- **Task directions**
Find every line below with the word "Suppose" in it, and copy each one.

____

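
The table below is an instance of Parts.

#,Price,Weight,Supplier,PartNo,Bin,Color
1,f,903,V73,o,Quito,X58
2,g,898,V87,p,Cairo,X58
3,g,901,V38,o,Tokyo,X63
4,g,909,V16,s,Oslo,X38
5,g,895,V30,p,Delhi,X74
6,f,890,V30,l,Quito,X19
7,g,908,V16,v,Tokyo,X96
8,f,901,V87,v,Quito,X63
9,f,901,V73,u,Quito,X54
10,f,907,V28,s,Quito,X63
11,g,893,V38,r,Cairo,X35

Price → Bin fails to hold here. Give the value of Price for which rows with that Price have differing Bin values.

Price=f: rows 1, 6, 8, 9, 10 → Bin = Quito, Quito, Quito, Quito, Quito ✓
Price=g: rows 2, 3, 4, 5, 7, 11 → Bin takes values {Cairo, Tokyo, Oslo, Delhi} — violation
The only Price value with inconsistent Bin is Price=g.

g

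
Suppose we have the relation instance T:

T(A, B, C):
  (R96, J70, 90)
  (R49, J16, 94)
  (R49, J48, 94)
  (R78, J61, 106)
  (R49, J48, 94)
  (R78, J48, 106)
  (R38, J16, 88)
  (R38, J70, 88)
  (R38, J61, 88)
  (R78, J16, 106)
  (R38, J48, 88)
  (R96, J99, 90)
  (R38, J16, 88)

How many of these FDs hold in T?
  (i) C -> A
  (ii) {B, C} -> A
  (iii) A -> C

3

(i) C -> A: every LHS value maps to a single RHS value — holds.
(ii) {B, C} -> A: every LHS value maps to a single RHS value — holds.
(iii) A -> C: every LHS value maps to a single RHS value — holds.
3 of the 3 dependencies hold.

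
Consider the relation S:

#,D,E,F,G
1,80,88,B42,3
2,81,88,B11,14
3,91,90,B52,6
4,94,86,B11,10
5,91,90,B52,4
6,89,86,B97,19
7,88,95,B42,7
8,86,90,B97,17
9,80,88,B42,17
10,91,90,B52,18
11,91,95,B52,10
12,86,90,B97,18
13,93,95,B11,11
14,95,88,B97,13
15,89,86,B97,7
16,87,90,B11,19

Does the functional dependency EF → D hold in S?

(E=88, F=B42): rows 1, 9 → D = 80, 80 ✓
(E=88, F=B11): row 2 → D = 81 ✓
(E=90, F=B52): rows 3, 5, 10 → D = 91, 91, 91 ✓
(E=86, F=B11): row 4 → D = 94 ✓
(E=86, F=B97): rows 6, 15 → D = 89, 89 ✓
(E=95, F=B42): row 7 → D = 88 ✓
(E=90, F=B97): rows 8, 12 → D = 86, 86 ✓
(E=95, F=B52): row 11 → D = 91 ✓
(E=95, F=B11): row 13 → D = 93 ✓
(E=88, F=B97): row 14 → D = 95 ✓
(E=90, F=B11): row 16 → D = 87 ✓
Every EF value is associated with a single D value, so EF → D holds.

Yes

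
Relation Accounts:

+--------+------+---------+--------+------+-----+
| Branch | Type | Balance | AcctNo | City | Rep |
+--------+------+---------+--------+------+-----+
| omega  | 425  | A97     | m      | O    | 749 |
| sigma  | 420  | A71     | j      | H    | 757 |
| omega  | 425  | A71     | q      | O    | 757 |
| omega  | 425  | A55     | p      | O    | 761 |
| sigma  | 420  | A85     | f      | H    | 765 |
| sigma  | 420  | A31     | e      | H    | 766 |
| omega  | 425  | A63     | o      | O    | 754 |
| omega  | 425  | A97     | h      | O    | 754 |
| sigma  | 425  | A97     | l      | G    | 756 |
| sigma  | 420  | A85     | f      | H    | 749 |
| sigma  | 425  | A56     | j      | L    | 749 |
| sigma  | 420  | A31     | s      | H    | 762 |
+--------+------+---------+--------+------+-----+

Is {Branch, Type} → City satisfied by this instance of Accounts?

(Branch=omega, Type=425): 5 rows → City = O, O, O, O, O ✓
(Branch=sigma, Type=420): 5 rows → City = H, H, H, H, H ✓
(Branch=sigma, Type=425): 2 rows → City takes values {G, L} — violation
Two rows agree on {Branch, Type} but differ on City, so {Branch, Type} → City does not hold.

No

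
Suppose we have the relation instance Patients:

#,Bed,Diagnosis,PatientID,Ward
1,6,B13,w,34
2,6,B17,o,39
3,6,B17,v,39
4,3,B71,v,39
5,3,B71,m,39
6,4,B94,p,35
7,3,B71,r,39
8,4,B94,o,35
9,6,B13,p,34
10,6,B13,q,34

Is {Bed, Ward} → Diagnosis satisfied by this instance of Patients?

(Bed=6, Ward=34): rows 1, 9, 10 → Diagnosis = B13, B13, B13 ✓
(Bed=6, Ward=39): rows 2, 3 → Diagnosis = B17, B17 ✓
(Bed=3, Ward=39): rows 4, 5, 7 → Diagnosis = B71, B71, B71 ✓
(Bed=4, Ward=35): rows 6, 8 → Diagnosis = B94, B94 ✓
Every {Bed, Ward} value is associated with a single Diagnosis value, so {Bed, Ward} → Diagnosis holds.

Yes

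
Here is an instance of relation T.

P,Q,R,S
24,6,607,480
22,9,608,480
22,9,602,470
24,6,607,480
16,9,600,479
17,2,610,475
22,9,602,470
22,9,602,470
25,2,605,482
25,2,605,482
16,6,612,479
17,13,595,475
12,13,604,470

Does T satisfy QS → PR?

(Q=6, S=480): 2 rows → {P,R} = (24, 607), (24, 607) ✓
(Q=9, S=480): 1 row → {P,R} = (22, 608) ✓
(Q=9, S=470): 3 rows → {P,R} = (22, 602), (22, 602), (22, 602) ✓
(Q=9, S=479): 1 row → {P,R} = (16, 600) ✓
(Q=2, S=475): 1 row → {P,R} = (17, 610) ✓
(Q=2, S=482): 2 rows → {P,R} = (25, 605), (25, 605) ✓
(Q=6, S=479): 1 row → {P,R} = (16, 612) ✓
(Q=13, S=475): 1 row → {P,R} = (17, 595) ✓
(Q=13, S=470): 1 row → {P,R} = (12, 604) ✓
Every QS value is associated with a single PR value, so QS → PR holds.

Yes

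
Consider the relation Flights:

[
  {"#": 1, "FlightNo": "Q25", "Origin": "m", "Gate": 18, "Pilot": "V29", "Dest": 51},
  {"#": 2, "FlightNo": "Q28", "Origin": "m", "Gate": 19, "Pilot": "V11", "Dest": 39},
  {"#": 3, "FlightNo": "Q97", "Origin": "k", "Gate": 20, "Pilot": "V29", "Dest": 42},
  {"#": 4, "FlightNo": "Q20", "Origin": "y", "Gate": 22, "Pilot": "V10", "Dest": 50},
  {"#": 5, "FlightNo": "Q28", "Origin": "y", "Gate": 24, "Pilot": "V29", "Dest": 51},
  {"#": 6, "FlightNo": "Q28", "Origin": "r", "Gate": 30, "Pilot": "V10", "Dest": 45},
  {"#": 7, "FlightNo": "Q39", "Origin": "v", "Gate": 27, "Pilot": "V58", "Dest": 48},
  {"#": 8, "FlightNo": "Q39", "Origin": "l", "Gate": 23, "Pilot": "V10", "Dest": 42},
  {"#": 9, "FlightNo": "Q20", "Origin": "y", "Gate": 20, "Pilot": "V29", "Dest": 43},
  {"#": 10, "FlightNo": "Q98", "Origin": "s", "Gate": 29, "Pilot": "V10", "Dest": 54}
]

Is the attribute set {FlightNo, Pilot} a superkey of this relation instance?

All 10 rows have distinct {FlightNo, Pilot} values, so {FlightNo, Pilot} → (all attributes) holds and {FlightNo, Pilot} is a superkey.

Yes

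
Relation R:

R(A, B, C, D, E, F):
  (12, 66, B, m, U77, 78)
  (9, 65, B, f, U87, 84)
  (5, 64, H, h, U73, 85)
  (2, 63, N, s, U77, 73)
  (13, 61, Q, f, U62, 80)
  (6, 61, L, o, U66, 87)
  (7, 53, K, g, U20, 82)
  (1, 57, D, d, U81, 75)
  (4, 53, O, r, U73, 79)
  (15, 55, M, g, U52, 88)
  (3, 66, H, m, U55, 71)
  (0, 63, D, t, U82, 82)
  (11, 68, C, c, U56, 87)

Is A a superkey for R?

All 13 rows have distinct A values, so A → (all attributes) holds and A is a superkey.

Yes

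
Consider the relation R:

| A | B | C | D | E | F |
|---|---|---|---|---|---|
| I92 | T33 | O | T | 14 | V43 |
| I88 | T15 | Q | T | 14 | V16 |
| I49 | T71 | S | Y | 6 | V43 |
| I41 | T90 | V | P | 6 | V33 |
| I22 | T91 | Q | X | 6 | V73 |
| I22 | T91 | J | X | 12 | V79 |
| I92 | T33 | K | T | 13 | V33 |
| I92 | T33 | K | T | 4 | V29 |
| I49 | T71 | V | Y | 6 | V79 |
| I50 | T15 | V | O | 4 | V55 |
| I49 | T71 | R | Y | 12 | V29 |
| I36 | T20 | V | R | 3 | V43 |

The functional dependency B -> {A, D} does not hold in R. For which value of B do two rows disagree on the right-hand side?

T15

B=T33: 3 rows → {A,D} = (I92, T), (I92, T), (I92, T) ✓
B=T15: 2 rows → {A,D} takes values {(I88, T), (I50, O)} — violation
B=T71: 3 rows → {A,D} = (I49, Y), (I49, Y), (I49, Y) ✓
B=T90: 1 row → {A,D} = (I41, P) ✓
B=T91: 2 rows → {A,D} = (I22, X), (I22, X) ✓
B=T20: 1 row → {A,D} = (I36, R) ✓
The only B value with inconsistent RHS is B=T15.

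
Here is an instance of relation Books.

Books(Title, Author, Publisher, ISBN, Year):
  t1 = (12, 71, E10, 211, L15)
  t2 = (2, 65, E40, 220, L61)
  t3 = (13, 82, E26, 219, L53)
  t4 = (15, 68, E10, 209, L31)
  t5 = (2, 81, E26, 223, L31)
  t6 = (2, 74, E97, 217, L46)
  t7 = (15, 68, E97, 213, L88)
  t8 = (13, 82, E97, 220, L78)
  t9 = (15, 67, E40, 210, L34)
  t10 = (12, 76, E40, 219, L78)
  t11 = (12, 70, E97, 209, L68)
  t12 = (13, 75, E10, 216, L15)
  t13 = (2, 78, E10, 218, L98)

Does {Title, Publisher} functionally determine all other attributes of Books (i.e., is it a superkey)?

Yes

All 13 rows have distinct {Title, Publisher} values, so {Title, Publisher} → (all attributes) holds and {Title, Publisher} is a superkey.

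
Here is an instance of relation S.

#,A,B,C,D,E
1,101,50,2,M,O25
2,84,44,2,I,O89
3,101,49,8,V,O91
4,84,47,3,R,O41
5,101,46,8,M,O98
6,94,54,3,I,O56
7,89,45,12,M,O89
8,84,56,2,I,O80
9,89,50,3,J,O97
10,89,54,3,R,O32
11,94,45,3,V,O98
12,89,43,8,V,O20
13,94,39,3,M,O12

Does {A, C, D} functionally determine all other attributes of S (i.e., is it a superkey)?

No

Rows 2 and 8 have the same {A, C, D} value (A=84, C=2, D=I) but are distinct tuples, so {A, C, D} does not determine every attribute — not a superkey.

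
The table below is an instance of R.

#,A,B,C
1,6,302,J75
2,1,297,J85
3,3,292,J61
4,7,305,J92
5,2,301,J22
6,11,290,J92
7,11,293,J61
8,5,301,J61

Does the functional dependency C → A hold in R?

No

C=J75: row 1 → A = 6 ✓
C=J85: row 2 → A = 1 ✓
C=J61: rows 3, 7, 8 → A takes values {3, 11, 5} — violation
C=J92: rows 4, 6 → A takes values {7, 11} — violation
C=J22: row 5 → A = 2 ✓
Two rows agree on C but differ on A, so C → A does not hold.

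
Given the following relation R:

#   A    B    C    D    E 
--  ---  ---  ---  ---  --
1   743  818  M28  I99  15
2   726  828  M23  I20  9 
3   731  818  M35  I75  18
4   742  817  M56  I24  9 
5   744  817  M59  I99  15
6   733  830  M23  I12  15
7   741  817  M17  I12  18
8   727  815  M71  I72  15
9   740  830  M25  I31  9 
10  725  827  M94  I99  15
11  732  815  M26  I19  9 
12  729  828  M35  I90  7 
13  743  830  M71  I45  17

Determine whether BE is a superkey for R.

Yes

All 13 rows have distinct BE values, so BE → (all attributes) holds and BE is a superkey.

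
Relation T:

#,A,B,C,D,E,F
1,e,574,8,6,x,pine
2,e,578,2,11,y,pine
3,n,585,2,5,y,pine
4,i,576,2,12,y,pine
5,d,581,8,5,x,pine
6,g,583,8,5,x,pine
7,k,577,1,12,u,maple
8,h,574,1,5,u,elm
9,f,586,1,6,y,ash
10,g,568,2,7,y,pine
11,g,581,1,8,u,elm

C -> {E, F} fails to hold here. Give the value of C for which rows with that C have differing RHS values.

C=8: rows 1, 5, 6 → {E,F} = (x, pine), (x, pine), (x, pine) ✓
C=2: rows 2, 3, 4, 10 → {E,F} = (y, pine), (y, pine), (y, pine), (y, pine) ✓
C=1: rows 7, 8, 9, 11 → {E,F} takes values {(u, maple), (u, elm), (y, ash)} — violation
The only C value with inconsistent RHS is C=1.

1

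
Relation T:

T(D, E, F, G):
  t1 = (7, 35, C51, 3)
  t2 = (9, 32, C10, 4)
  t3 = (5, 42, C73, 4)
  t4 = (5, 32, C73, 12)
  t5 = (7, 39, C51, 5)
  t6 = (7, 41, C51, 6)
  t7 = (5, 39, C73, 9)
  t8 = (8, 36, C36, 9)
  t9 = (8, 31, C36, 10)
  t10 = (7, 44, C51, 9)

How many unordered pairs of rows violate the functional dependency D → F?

D=7: all 4 rows agree on F — 0 pairs.
D=5: all 3 rows agree on F — 0 pairs.
D=8: all 2 rows agree on F — 0 pairs.

0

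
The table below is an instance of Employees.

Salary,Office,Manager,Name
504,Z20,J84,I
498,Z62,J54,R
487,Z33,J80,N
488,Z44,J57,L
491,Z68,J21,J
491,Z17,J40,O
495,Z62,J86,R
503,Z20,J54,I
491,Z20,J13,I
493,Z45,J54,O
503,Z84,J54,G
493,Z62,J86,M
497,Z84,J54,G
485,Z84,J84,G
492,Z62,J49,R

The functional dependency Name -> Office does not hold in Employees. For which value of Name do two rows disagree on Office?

O

Name=I: 3 rows → Office = Z20, Z20, Z20 ✓
Name=R: 3 rows → Office = Z62, Z62, Z62 ✓
Name=N: 1 row → Office = Z33 ✓
Name=L: 1 row → Office = Z44 ✓
Name=J: 1 row → Office = Z68 ✓
Name=O: 2 rows → Office takes values {Z17, Z45} — violation
Name=G: 3 rows → Office = Z84, Z84, Z84 ✓
Name=M: 1 row → Office = Z62 ✓
The only Name value with inconsistent Office is Name=O.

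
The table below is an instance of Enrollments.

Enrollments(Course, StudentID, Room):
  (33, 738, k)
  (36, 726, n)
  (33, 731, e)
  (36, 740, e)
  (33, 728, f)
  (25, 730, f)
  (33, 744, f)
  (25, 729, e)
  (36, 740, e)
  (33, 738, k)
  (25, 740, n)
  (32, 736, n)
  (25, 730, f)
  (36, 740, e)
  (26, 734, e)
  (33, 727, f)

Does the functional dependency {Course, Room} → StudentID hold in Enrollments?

(Course=33, Room=k): 2 rows → StudentID = 738, 738 ✓
(Course=36, Room=n): 1 row → StudentID = 726 ✓
(Course=33, Room=e): 1 row → StudentID = 731 ✓
(Course=36, Room=e): 3 rows → StudentID = 740, 740, 740 ✓
(Course=33, Room=f): 3 rows → StudentID takes values {728, 744, 727} — violation
(Course=25, Room=f): 2 rows → StudentID = 730, 730 ✓
(Course=25, Room=e): 1 row → StudentID = 729 ✓
(Course=25, Room=n): 1 row → StudentID = 740 ✓
(Course=32, Room=n): 1 row → StudentID = 736 ✓
(Course=26, Room=e): 1 row → StudentID = 734 ✓
Two rows agree on {Course, Room} but differ on StudentID, so {Course, Room} → StudentID does not hold.

No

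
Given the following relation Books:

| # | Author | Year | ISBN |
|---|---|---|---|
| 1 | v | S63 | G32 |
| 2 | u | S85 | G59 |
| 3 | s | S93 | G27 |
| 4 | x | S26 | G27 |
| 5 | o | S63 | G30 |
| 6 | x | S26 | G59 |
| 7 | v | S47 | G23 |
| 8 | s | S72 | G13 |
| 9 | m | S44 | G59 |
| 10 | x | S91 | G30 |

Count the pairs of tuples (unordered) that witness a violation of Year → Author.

Year=S63: violating pairs (1,5) — 1 pair.
Year=S26: all 2 rows agree on Author — 0 pairs.

1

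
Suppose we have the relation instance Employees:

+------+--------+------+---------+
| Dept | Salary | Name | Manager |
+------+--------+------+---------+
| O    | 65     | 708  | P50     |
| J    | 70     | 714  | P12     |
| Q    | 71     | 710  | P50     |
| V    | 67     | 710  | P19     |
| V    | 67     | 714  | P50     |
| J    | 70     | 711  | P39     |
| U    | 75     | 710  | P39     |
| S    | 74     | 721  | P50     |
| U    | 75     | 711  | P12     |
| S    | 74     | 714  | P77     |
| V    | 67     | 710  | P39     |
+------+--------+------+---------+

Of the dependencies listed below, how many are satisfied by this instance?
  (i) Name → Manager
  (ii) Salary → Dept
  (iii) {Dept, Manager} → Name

(i) Name → Manager: Name=714: 3 rows → Manager takes values {P12, P50, P77} — violation; Name=710: 4 rows → Manager takes values {P50, P19, P39} — violation; Name=711: 2 rows → Manager takes values {P39, P12} — violation — fails.
(ii) Salary → Dept: every LHS value maps to a single RHS value — holds.
(iii) {Dept, Manager} → Name: every LHS value maps to a single RHS value — holds.
2 of the 3 dependencies hold.

2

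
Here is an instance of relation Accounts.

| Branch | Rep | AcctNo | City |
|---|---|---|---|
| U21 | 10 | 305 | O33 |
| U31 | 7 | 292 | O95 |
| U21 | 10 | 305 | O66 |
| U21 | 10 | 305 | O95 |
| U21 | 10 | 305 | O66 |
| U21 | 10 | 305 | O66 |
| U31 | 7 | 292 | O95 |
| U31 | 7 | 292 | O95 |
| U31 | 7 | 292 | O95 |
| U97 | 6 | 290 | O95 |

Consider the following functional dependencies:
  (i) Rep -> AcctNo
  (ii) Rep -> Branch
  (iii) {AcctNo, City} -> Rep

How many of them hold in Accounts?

(i) Rep -> AcctNo: every LHS value maps to a single RHS value — holds.
(ii) Rep -> Branch: every LHS value maps to a single RHS value — holds.
(iii) {AcctNo, City} -> Rep: every LHS value maps to a single RHS value — holds.
3 of the 3 dependencies hold.

3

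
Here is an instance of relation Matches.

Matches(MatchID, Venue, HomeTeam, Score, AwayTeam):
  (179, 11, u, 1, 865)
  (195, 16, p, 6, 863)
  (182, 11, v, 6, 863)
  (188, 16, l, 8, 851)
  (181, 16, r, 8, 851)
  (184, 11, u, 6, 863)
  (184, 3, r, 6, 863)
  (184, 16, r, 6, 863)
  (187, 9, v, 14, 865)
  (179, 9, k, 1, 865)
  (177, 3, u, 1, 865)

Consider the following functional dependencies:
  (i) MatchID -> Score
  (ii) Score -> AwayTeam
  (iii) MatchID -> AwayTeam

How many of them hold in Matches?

3

(i) MatchID -> Score: every LHS value maps to a single RHS value — holds.
(ii) Score -> AwayTeam: every LHS value maps to a single RHS value — holds.
(iii) MatchID -> AwayTeam: every LHS value maps to a single RHS value — holds.
3 of the 3 dependencies hold.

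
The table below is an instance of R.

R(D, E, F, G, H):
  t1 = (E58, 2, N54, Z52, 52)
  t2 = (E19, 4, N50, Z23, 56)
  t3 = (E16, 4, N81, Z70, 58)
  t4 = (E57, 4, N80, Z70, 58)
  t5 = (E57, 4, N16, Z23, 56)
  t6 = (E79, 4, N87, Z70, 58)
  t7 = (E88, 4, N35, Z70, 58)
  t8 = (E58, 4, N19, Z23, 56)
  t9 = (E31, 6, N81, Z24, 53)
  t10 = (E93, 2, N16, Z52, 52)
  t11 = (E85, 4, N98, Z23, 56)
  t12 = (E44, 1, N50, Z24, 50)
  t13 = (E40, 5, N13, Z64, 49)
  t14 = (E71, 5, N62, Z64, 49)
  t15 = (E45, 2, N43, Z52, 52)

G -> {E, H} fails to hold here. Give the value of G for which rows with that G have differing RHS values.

G=Z52: rows 1, 10, 15 → {E,H} = (2, 52), (2, 52), (2, 52) ✓
G=Z23: rows 2, 5, 8, 11 → {E,H} = (4, 56), (4, 56), (4, 56), (4, 56) ✓
G=Z70: rows 3, 4, 6, 7 → {E,H} = (4, 58), (4, 58), (4, 58), (4, 58) ✓
G=Z24: rows 9, 12 → {E,H} takes values {(6, 53), (1, 50)} — violation
G=Z64: rows 13, 14 → {E,H} = (5, 49), (5, 49) ✓
The only G value with inconsistent RHS is G=Z24.

Z24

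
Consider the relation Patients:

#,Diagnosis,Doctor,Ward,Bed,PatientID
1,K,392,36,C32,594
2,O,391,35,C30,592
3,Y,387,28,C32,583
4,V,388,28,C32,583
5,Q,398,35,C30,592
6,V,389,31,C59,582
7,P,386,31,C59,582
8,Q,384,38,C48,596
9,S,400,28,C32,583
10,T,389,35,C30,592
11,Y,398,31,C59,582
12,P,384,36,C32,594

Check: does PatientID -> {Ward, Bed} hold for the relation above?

PatientID=594: rows 1, 12 → {Ward,Bed} = (36, C32), (36, C32) ✓
PatientID=592: rows 2, 5, 10 → {Ward,Bed} = (35, C30), (35, C30), (35, C30) ✓
PatientID=583: rows 3, 4, 9 → {Ward,Bed} = (28, C32), (28, C32), (28, C32) ✓
PatientID=582: rows 6, 7, 11 → {Ward,Bed} = (31, C59), (31, C59), (31, C59) ✓
PatientID=596: row 8 → {Ward,Bed} = (38, C48) ✓
Every PatientID value is associated with a single {Ward, Bed} value, so PatientID -> {Ward, Bed} holds.

Yes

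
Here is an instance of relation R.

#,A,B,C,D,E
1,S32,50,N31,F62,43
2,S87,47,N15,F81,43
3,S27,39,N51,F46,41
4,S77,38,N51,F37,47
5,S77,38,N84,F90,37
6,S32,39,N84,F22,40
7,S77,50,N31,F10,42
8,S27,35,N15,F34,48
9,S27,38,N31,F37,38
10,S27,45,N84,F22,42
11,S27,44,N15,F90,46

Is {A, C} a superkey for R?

Rows 8 and 11 have the same {A, C} value (A=S27, C=N15) but are distinct tuples, so {A, C} does not determine every attribute — not a superkey.

No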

____

- **Worked solution**
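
Suppose we have the relation instance T:
Suppose we have the relation instance Patients:
Suppose we have the relation instance Employees: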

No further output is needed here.